_Exercise data_

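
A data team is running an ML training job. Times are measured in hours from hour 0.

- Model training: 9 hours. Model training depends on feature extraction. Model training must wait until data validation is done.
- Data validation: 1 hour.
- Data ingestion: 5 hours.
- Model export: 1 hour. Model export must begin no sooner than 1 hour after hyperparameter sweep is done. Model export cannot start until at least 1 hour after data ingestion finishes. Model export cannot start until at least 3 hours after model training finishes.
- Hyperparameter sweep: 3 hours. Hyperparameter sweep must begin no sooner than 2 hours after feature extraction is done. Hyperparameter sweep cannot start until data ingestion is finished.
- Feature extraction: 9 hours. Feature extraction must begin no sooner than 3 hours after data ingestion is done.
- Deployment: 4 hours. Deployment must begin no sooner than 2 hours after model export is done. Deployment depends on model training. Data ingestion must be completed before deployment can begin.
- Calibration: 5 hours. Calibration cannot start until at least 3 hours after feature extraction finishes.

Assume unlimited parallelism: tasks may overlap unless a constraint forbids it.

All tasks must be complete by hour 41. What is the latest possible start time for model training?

22

To finish by hour 41, deployment (duration 4) must start no later than hour 37.
Model export has to be done before deployment (must start by hour 37, minus 2-hour gap → hour 35). That means finishing by hour 35, i.e. starting by 35 − 1 = hour 34.
Model training feeds model export (must start by hour 34, minus 3-hour gap → hour 31); deployment (must start by hour 37). Taking the minimum, model training must finish by hour 31 and start by 31 − 9 = hour 22.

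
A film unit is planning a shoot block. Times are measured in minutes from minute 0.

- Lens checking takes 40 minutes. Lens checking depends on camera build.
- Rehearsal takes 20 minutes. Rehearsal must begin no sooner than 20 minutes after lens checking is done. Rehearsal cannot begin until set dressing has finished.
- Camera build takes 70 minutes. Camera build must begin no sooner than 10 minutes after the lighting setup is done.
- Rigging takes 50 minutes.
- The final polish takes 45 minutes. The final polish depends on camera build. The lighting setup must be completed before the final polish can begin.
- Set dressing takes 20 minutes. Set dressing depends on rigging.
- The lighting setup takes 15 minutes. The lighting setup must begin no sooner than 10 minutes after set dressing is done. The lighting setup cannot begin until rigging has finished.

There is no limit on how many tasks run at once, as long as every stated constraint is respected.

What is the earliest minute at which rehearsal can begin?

Nothing blocks rigging, so it runs from minute 0 to minute 50.
After rigging (finishes minute 50), set dressing can start at minute 50 and finishes at minute 70.
For the lighting setup: set dressing (finishes minute 70, plus 10-minute gap → minute 80); rigging (finishes minute 50). Taking the maximum gives a start of minute 80, and it finishes at 80 + 15 = minute 95.
After the lighting setup (finishes minute 95, plus 10-minute gap → minute 105), camera build can start at minute 105 and finishes at minute 175.
Lens checking waits on camera build (finishes minute 175), so it starts at minute 175 and finishes at 175 + 40 = minute 215.
Rehearsal waits on lens checking (finishes minute 215, plus 20-minute gap → minute 235); set dressing (finishes minute 70). The latest of these is minute 235, which is the earliest rehearsal can start.

235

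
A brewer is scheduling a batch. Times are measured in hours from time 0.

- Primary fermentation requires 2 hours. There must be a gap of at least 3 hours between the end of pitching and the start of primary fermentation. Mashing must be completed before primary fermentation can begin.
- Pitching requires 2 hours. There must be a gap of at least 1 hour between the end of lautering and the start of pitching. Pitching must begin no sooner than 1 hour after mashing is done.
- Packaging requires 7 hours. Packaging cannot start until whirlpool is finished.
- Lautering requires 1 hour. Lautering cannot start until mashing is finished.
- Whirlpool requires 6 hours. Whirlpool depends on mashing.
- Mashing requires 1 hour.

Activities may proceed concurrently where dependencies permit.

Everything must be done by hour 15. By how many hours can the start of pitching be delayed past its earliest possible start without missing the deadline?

5

Mashing has no prerequisites, so it starts at hour 0 and finishes at hour 1.
Lautering waits on mashing (finishes hour 1), so it starts at hour 1 and finishes at 1 + 1 = hour 2.
Pitching needs all of lautering (finishes hour 2, plus 1-hour gap → hour 3); mashing (finishes hour 1, plus 1-hour gap → hour 2). That puts its earliest start at hour 3; it finishes at 3 + 2 = hour 5.

Working backward from the deadline:
Primary fermentation must finish by hour 15; it takes 2 hours, so it must start by 15 − 2 = hour 13.
Pitching must finish before primary fermentation (must start by hour 13, minus 3-hour gap → hour 10). With a 2-hour duration, pitching must start by 10 − 2 = hour 8.
So pitching can start as early as hour 3 and as late as hour 8, giving 8 − 3 = 5 hours of slack.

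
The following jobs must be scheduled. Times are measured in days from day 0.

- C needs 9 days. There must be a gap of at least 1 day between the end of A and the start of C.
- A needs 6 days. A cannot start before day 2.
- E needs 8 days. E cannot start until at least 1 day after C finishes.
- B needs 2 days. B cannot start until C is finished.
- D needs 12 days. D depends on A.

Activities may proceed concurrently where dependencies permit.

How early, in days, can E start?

19

A waits on its own release at day 2, so it starts at day 2 and finishes at 2 + 6 = day 8.
C waits on A (finishes day 8, plus 1-day gap → day 9), so it starts at day 9 and finishes at 9 + 9 = day 18.
E waits on C (finishes day 18, plus 1-day gap → day 19), so the earliest it can start is day 19.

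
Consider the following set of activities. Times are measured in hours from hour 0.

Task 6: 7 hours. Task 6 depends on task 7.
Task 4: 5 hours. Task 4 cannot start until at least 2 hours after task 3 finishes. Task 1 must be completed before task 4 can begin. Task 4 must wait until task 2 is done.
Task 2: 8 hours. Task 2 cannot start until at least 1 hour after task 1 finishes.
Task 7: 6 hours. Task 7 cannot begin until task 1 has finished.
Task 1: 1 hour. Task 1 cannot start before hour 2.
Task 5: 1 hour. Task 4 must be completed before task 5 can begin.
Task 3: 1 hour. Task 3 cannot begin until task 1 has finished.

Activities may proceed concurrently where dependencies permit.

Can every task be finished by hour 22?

After its own release at hour 2, task 1 can start at hour 2 and finishes at hour 3.
Task 7 cannot begin until task 1 (finishes hour 3). It runs from hour 3 to 3 + 6 = hour 9.
Task 6 cannot begin until task 7 (finishes hour 9). It runs from hour 9 to 9 + 7 = hour 16.
Task 3 cannot begin until task 1 (finishes hour 3). It runs from hour 3 to 3 + 1 = hour 4.
After task 1 (finishes hour 3, plus 1-hour gap → hour 4), task 2 can start at hour 4 and finishes at hour 12.
Task 4 needs all of task 3 (finishes hour 4, plus 2-hour gap → hour 6); task 1 (finishes hour 3); task 2 (finishes hour 12). That puts its earliest start at hour 12; it finishes at 12 + 5 = hour 17.
After task 4 (finishes hour 17), task 5 can start at hour 17 and finishes at hour 18.
Every task is finished by hour 18, which is no later than the deadline of 22, so the schedule is feasible.

Yes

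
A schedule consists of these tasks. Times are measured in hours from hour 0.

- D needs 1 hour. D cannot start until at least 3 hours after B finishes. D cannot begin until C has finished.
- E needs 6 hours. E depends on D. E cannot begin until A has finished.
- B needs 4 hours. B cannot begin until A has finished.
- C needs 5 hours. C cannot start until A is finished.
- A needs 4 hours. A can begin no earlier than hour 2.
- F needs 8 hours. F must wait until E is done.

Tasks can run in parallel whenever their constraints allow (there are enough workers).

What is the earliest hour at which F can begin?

A waits on its own release at hour 2, so it starts at hour 2 and finishes at 2 + 4 = hour 6.
C waits on A (finishes hour 6), so it starts at hour 6 and finishes at 6 + 5 = hour 11.
After A (finishes hour 6), B can start at hour 6 and finishes at hour 10.
D has to wait for B (finishes hour 10, plus 3-hour gap → hour 13); C (finishes hour 11). The latest of these is hour 13, so D runs hour 13 to 13 + 1 = hour 14.
E cannot start until D (finishes hour 14); A (finishes hour 6). The controlling bound is hour 14, so E finishes at 14 + 6 = hour 20.
F waits on E (finishes hour 20), so the earliest it can start is hour 20.

20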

_Directions for this task_
Reproduce precisely, and with no line left out, each line from the top of the entries through the line that carries "- Hyperparameter sweep: 3".

_Answer below_
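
A data team is running an ML training job. Times are measured in hours from hour 0.

- Model training: 9 hours. Model training depends on feature extraction. Model training must wait until data validation is done.
- Data validation: 1 hour.
- Data ingestion: 5 hours.
- Model export: 1 hour. Model export must begin no sooner than 1 hour after hyperparameter sweep is done. Model export cannot start until at least 1 hour after data ingestion finishes. Model export cannot start until at least 3 hours after model training finishes.
- Hyperparameter sweep: 3 hours. Hyperparameter sweep must begin no sooner than 2 hours after feature extraction is done. Hyperparameter sweep cannot start until data ingestion is finished.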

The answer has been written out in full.